DATA SUPPLIED →
---*---

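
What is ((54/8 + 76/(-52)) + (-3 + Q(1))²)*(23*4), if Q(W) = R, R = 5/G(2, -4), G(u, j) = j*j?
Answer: 957651/832 ≈ 1151.0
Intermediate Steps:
G(u, j) = j²
R = 5/16 (R = 5/((-4)²) = 5/16 ≈ 0.31250)
Q(W) = 5/16
((54/8 + 76/(-52)) + (-3 + Q(1))²)*(23*4) = ((54/8 + 76/(-52)) + (-3 + 5/16)²)*(23*4) = ((54*(⅛) + 76*(-1/52)) + (-43/16)²)*92 = ((27/4 - 19/13) + 1849/256)*92 = (275/52 + 1849/256)*92 = (41637/3328)*92 = 957651/832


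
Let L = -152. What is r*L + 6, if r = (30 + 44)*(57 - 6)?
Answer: -573642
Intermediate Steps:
r = 3774 (r = 74*51 = 3774)
r*L + 6 = 3774*(-152) + 6 = -573648 + 6 = -573642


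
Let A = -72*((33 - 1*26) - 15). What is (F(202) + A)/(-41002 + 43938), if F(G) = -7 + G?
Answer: 771/2936 ≈ 0.26260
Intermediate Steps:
A = 576 (A = -72*((33 - 26) - 15) = -72*(7 - 15) = -72*(-8) = 576)
(F(202) + A)/(-41002 + 43938) = ((-7 + 202) + 576)/(-41002 + 43938) = (195 + 576)/2936 = 771*(1/2936) = 771/2936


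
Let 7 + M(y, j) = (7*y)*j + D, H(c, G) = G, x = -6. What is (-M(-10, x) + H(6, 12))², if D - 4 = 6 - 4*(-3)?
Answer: 178929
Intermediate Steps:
D = 22 (D = 4 + (6 - 4*(-3)) = 4 + (6 + 12) = 4 + 18 = 22)
M(y, j) = 15 + 7*j*y (M(y, j) = -7 + ((7*y)*j + 22) = -7 + (7*j*y + 22) = -7 + (22 + 7*j*y) = 15 + 7*j*y)
(-M(-10, x) + H(6, 12))² = (-(15 + 7*(-6)*(-10)) + 12)² = (-(15 + 420) + 12)² = (-1*435 + 12)² = (-435 + 12)² = (-423)² = 178929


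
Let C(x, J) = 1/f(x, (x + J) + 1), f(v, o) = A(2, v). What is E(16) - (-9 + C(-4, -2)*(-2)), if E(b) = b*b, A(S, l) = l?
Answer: 529/2 ≈ 264.50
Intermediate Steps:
f(v, o) = v
C(x, J) = 1/x
E(b) = b²
E(16) - (-9 + C(-4, -2)*(-2)) = 16² - (-9 - 2/(-4)) = 256 - (-9 - ¼*(-2)) = 256 - (-9 + ½) = 256 - 1*(-17/2) = 256 + 17/2 = 529/2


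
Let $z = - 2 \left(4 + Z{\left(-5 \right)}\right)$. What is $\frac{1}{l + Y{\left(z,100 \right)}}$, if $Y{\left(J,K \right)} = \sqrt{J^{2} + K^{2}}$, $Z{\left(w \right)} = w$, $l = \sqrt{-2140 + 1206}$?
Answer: $\frac{1}{2 \sqrt{2501} + i \sqrt{934}} \approx 0.0091443 - 0.0027941 i$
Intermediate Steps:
$l = i \sqrt{934}$ ($l = \sqrt{-934} = i \sqrt{934} \approx 30.561 i$)
$z = 2$ ($z = - 2 \left(4 - 5\right) = \left(-2\right) \left(-1\right) = 2$)
$\frac{1}{l + Y{\left(z,100 \right)}} = \frac{1}{i \sqrt{934} + \sqrt{2^{2} + 100^{2}}} = \frac{1}{i \sqrt{934} + \sqrt{4 + 10000}} = \frac{1}{i \sqrt{934} + \sqrt{10004}} = \frac{1}{i \sqrt{934} + 2 \sqrt{2501}} = \frac{1}{2 \sqrt{2501} + i \sqrt{934}}$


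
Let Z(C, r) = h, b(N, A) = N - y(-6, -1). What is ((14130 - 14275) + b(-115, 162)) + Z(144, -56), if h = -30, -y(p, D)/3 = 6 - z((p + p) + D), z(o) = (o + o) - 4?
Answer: -182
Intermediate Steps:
z(o) = -4 + 2*o (z(o) = 2*o - 4 = -4 + 2*o)
y(p, D) = -30 + 6*D + 12*p (y(p, D) = -3*(6 - (-4 + 2*((p + p) + D))) = -3*(6 - (-4 + 2*(2*p + D))) = -3*(6 - (-4 + 2*(D + 2*p))) = -3*(6 - (-4 + (2*D + 4*p))) = -3*(6 - (-4 + 2*D + 4*p)) = -3*(6 + (4 - 4*p - 2*D)) = -3*(10 - 4*p - 2*D) = -30 + 6*D + 12*p)
b(N, A) = 108 + N (b(N, A) = N - (-30 + 6*(-1) + 12*(-6)) = N - (-30 - 6 - 72) = N - 1*(-108) = N + 108 = 108 + N)
Z(C, r) = -30
((14130 - 14275) + b(-115, 162)) + Z(144, -56) = ((14130 - 14275) + (108 - 115)) - 30 = (-145 - 7) - 30 = -152 - 30 = -182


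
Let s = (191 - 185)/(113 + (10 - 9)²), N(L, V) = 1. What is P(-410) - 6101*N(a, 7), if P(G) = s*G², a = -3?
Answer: 52181/19 ≈ 2746.4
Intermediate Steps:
s = 1/19 (s = 6/(113 + 1²) = 6/(113 + 1) = 6/114 = 6*(1/114) = 1/19 ≈ 0.052632)
P(G) = G²/19
P(-410) - 6101*N(a, 7) = (1/19)*(-410)² - 6101*1 = (1/19)*168100 - 6101 = 168100/19 - 6101 = 52181/19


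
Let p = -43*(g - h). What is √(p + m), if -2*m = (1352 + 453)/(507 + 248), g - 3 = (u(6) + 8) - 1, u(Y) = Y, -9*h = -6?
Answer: I*√542185734/906 ≈ 25.701*I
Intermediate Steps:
h = ⅔ (h = -⅑*(-6) = ⅔ ≈ 0.66667)
g = 16 (g = 3 + ((6 + 8) - 1) = 3 + (14 - 1) = 3 + 13 = 16)
p = -1978/3 (p = -43*(16 - 1*⅔) = -43*(16 - ⅔) = -43*46/3 = -1978/3 ≈ -659.33)
m = -361/302 (m = -(1352 + 453)/(2*(507 + 248)) = -1805/(2*755) = -½*361/151 = -361/302 ≈ -1.1954)
√(p + m) = √(-1978/3 - 361/302) = √(-598439/906) = I*√542185734/906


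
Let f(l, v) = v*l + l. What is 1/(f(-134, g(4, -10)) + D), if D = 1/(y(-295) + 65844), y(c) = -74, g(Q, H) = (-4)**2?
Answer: -65770/149824059 ≈ -0.00043898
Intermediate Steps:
g(Q, H) = 16
f(l, v) = l + l*v (f(l, v) = l*v + l = l + l*v)
D = 1/65770 (D = 1/(-74 + 65844) = 1/65770 ≈ 1.5204e-5)
1/(f(-134, g(4, -10)) + D) = 1/(-134*(1 + 16) + 1/65770) = 1/(-134*17 + 1/65770) = 1/(-2278 + 1/65770) = 1/(-149824059/65770) = -65770/149824059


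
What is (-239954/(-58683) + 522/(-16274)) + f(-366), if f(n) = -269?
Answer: -126511271164/477503571 ≈ -264.94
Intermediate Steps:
(-239954/(-58683) + 522/(-16274)) + f(-366) = (-239954/(-58683) + 522/(-16274)) - 269 = (-239954*(-1/58683) + 522*(-1/16274)) - 269 = (239954/58683 - 261/8137) - 269 = 1937189435/477503571 - 269 = -126511271164/477503571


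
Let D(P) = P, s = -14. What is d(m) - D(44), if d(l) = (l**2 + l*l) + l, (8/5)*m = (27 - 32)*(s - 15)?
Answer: 527117/32 ≈ 16472.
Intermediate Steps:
m = 725/8 (m = 5*((27 - 32)*(-14 - 15))/8 = 5*(-5*(-29))/8 = (5/8)*145 = 725/8 ≈ 90.625)
d(l) = l + 2*l**2 (d(l) = (l**2 + l**2) + l = 2*l**2 + l = l + 2*l**2)
d(m) - D(44) = 725*(1 + 2*(725/8))/8 - 1*44 = 725*(1 + 725/4)/8 - 44 = (725/8)*(729/4) - 44 = 528525/32 - 44 = 527117/32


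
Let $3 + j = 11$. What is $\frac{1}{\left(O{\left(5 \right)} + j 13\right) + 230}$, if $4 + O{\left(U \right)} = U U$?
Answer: $\frac{1}{355} \approx 0.0028169$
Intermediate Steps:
$j = 8$ ($j = -3 + 11 = 8$)
$O{\left(U \right)} = -4 + U^{2}$ ($O{\left(U \right)} = -4 + U U = -4 + U^{2}$)
$\frac{1}{\left(O{\left(5 \right)} + j 13\right) + 230} = \frac{1}{\left(\left(-4 + 5^{2}\right) + 8 \cdot 13\right) + 230} = \frac{1}{\left(\left(-4 + 25\right) + 104\right) + 230} = \frac{1}{\left(21 + 104\right) + 230} = \frac{1}{125 + 230} = \frac{1}{355}$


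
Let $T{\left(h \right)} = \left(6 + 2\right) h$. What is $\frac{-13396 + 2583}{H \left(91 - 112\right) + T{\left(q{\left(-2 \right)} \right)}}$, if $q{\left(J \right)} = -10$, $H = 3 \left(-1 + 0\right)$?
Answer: $\frac{10813}{17} \approx 636.06$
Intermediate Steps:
$H = -3$ ($H = 3 \left(-1\right) = -3$)
$T{\left(h \right)} = 8 h$
$\frac{-13396 + 2583}{H \left(91 - 112\right) + T{\left(q{\left(-2 \right)} \right)}} = \frac{-13396 + 2583}{- 3 \left(91 - 112\right) + 8 \left(-10\right)} = - \frac{10813}{\left(-3\right) \left(-21\right) - 80} = - \frac{10813}{63 - 80} = - \frac{10813}{-17} = \left(-10813\right) \left(- \frac{1}{17}\right) = \frac{10813}{17}$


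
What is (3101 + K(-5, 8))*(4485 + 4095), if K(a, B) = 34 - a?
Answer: 26941200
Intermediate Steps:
(3101 + K(-5, 8))*(4485 + 4095) = (3101 + (34 - 1*(-5)))*(4485 + 4095) = (3101 + (34 + 5))*8580 = (3101 + 39)*8580 = 3140*8580 = 26941200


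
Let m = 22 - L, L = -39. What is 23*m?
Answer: 1403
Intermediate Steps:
m = 61 (m = 22 - 1*(-39) = 22 + 39 = 61)
23*m = 23*61 = 1403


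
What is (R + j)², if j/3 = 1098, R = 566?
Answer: 14899600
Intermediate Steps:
j = 3294 (j = 3*1098 = 3294)
(R + j)² = (566 + 3294)² = 3860² = 14899600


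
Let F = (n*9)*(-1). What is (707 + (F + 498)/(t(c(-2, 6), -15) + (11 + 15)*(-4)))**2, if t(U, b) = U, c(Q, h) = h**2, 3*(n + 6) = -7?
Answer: 2256535009/4624 ≈ 4.8801e+5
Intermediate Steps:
n = -25/3 (n = -6 + (1/3)*(-7) = -6 - 7/3 = -25/3 ≈ -8.3333)
F = 75 (F = -25/3*9*(-1) = -75*(-1) = 75)
(707 + (F + 498)/(t(c(-2, 6), -15) + (11 + 15)*(-4)))**2 = (707 + (75 + 498)/(6**2 + (11 + 15)*(-4)))**2 = (707 + 573/(36 + 26*(-4)))**2 = (707 + 573/(36 - 104))**2 = (707 + 573/(-68))**2 = (707 + 573*(-1/68))**2 = (707 - 573/68)**2 = (47503/68)**2 = 2256535009/4624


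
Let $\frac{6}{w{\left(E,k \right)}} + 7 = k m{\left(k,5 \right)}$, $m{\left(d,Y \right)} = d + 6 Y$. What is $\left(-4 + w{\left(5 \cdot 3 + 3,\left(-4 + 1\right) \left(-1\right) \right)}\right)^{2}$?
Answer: $\frac{32761}{2116} \approx 15.483$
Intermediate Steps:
$w{\left(E,k \right)} = \frac{6}{-7 + k \left(30 + k\right)}$ ($w{\left(E,k \right)} = \frac{6}{-7 + k \left(k + 6 \cdot 5\right)} = \frac{6}{-7 + k \left(k + 30\right)} = \frac{6}{-7 + k \left(30 + k\right)}$)
$\left(-4 + w{\left(5 \cdot 3 + 3,\left(-4 + 1\right) \left(-1\right) \right)}\right)^{2} = \left(-4 + \frac{6}{-7 + \left(-4 + 1\right) \left(-1\right) \left(30 + \left(-4 + 1\right) \left(-1\right)\right)}\right)^{2} = \left(-4 + \frac{6}{-7 + \left(-3\right) \left(-1\right) \left(30 - -3\right)}\right)^{2} = \left(-4 + \frac{6}{-7 + 3 \left(30 + 3\right)}\right)^{2} = \left(-4 + \frac{6}{-7 + 3 \cdot 33}\right)^{2} = \left(-4 + \frac{6}{-7 + 99}\right)^{2} = \left(-4 + \frac{6}{92}\right)^{2} = \left(-4 + 6 \cdot \frac{1}{92}\right)^{2} = \left(-4 + \frac{3}{46}\right)^{2} = \left(- \frac{181}{46}\right)^{2} = \frac{32761}{2116}$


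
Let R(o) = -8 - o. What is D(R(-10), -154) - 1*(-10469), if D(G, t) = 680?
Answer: 11149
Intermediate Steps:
D(R(-10), -154) - 1*(-10469) = 680 - 1*(-10469) = 680 + 10469 = 11149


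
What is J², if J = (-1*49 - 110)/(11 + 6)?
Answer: 25281/289 ≈ 87.478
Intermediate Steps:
J = -159/17 (J = (-49 - 110)/17 = -159*1/17 = -159/17 ≈ -9.3529)
J² = (-159/17)² = 25281/289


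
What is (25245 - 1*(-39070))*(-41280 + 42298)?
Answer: 65472670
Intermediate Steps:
(25245 - 1*(-39070))*(-41280 + 42298) = (25245 + 39070)*1018 = 64315*1018 = 65472670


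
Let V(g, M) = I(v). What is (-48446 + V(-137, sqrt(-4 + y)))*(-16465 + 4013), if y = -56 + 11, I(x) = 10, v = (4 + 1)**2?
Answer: 603125072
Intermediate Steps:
v = 25 (v = 5**2 = 25)
y = -45
V(g, M) = 10
(-48446 + V(-137, sqrt(-4 + y)))*(-16465 + 4013) = (-48446 + 10)*(-16465 + 4013) = -48436*(-12452) = 603125072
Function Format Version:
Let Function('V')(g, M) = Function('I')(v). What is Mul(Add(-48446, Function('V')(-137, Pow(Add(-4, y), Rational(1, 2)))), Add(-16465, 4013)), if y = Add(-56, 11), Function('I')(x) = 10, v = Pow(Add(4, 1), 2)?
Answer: 603125072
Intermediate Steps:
v = 25 (v = Pow(5, 2) = 25)
y = -45
Function('V')(g, M) = 10
Mul(Add(-48446, Function('V')(-137, Pow(Add(-4, y), Rational(1, 2)))), Add(-16465, 4013)) = Mul(Add(-48446, 10), Add(-16465, 4013)) = Mul(-48436, -12452) = 603125072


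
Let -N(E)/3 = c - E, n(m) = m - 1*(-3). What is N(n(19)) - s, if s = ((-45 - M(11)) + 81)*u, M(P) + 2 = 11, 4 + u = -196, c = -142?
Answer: 5892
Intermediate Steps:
u = -200 (u = -4 - 196 = -200)
M(P) = 9 (M(P) = -2 + 11 = 9)
n(m) = 3 + m (n(m) = m + 3 = 3 + m)
N(E) = 426 + 3*E (N(E) = -3*(-142 - E) = 426 + 3*E)
s = -5400 (s = ((-45 - 1*9) + 81)*(-200) = ((-45 - 9) + 81)*(-200) = (-54 + 81)*(-200) = 27*(-200) = -5400)
N(n(19)) - s = (426 + 3*(3 + 19)) - 1*(-5400) = (426 + 3*22) + 5400 = (426 + 66) + 5400 = 492 + 5400 = 5892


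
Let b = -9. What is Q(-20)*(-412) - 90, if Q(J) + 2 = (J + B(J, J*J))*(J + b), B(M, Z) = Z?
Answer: 4540974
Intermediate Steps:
Q(J) = -2 + (-9 + J)*(J + J²) (Q(J) = -2 + (J + J*J)*(J - 9) = -2 + (J + J²)*(-9 + J) = -2 + (-9 + J)*(J + J²))
Q(-20)*(-412) - 90 = (-2 + (-20)³ - 9*(-20) - 8*(-20)²)*(-412) - 90 = (-2 - 8000 + 180 - 8*400)*(-412) - 90 = (-2 - 8000 + 180 - 3200)*(-412) - 90 = -11022*(-412) - 90 = 4541064 - 90 = 4540974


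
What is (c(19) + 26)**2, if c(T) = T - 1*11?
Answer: 1156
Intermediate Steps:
c(T) = -11 + T (c(T) = T - 11 = -11 + T)
(c(19) + 26)**2 = ((-11 + 19) + 26)**2 = (8 + 26)**2 = 34**2 = 1156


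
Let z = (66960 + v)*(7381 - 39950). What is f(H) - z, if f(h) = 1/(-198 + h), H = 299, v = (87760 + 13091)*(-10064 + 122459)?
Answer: 37286838696229246/101 ≈ 3.6918e+14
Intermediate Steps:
v = 11335148145 (v = 100851*112395 = 11335148145)
z = -369176620754745 (z = (66960 + 11335148145)*(7381 - 39950) = 11335215105*(-32569) = -369176620754745)
f(H) - z = 1/(-198 + 299) - 1*(-369176620754745) = 1/101 + 369176620754745 = 37286838696229246/101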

---*---

THE PROBLEM →
Retype only this range exactly: the first line of the data through the line where "Let A = -72*((33" appears.

YOUR RESPONSE →
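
What is ((54/8 + 76/(-52)) + (-3 + Q(1))²)*(23*4), if Q(W) = R, R = 5/G(2, -4), G(u, j) = j*j?
Answer: 957651/832 ≈ 1151.0
Intermediate Steps:
G(u, j) = j²
R = 5/16 (R = 5/((-4)²) = 5/16 ≈ 0.31250)
Q(W) = 5/16
((54/8 + 76/(-52)) + (-3 + Q(1))²)*(23*4) = ((54/8 + 76/(-52)) + (-3 + 5/16)²)*(23*4) = ((54*(⅛) + 76*(-1/52)) + (-43/16)²)*92 = ((27/4 - 19/13) + 1849/256)*92 = (275/52 + 1849/256)*92 = (41637/3328)*92 = 957651/832


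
Let L = -152. What is r*L + 6, if r = (30 + 44)*(57 - 6)?
Answer: -573642
Intermediate Steps:
r = 3774 (r = 74*51 = 3774)
r*L + 6 = 3774*(-152) + 6 = -573648 + 6 = -573642


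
Let A = -72*((33 - 1*26) - 15). What is (F(202) + A)/(-41002 + 43938), if F(G) = -7 + G?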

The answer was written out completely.